Your objective:
Output the opening lines of the records exactly. End with the line that contains "Conventions: work in".

(Stored items)
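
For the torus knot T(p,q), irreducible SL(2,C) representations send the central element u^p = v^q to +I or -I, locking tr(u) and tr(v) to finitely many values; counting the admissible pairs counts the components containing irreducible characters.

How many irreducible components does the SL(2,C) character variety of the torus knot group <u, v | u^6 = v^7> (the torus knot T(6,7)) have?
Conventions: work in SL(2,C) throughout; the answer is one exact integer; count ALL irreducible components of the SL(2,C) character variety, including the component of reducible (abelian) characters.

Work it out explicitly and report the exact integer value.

16

Gamma = < u, v | u^6 = v^7 > (torus knot T(6,7)); the central element u^6 = v^7 acts as +I or -I in any irreducible SL(2,C) representation.
So on each irreducible component the traces are pinned: tr(u) = 2*cos(pi*alpha/6) with 1 <= alpha <= 5, tr(v) = 2*cos(pi*beta/7) with 1 <= beta <= 6.
The two central values (-1)^alpha I and (-1)^beta I must be the same matrix, so alpha and beta share a parity.
count pairs: odd alpha (3 choices) x odd beta (3), plus even alpha (2) x even beta (3): 3*3 + 2*3 = 15.
That is 15 components of irreducible characters, and with the reducible (abelian) component the total is 16.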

Response for this exercise:
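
For the torus knot T(p,q), irreducible SL(2,C) representations send the central element u^p = v^q to +I or -I, locking tr(u) and tr(v) to finitely many values; counting the admissible pairs counts the components containing irreducible characters.

How many irreducible components does the SL(2,C) character variety of the torus knot group <u, v | u^6 = v^7> (the torus knot T(6,7)) have?
Conventions: work in SL(2,C) throughout; the answer is one exact integer; count ALL irreducible components of the SL(2,C) character variety, including the component of reducible (abelian) characters.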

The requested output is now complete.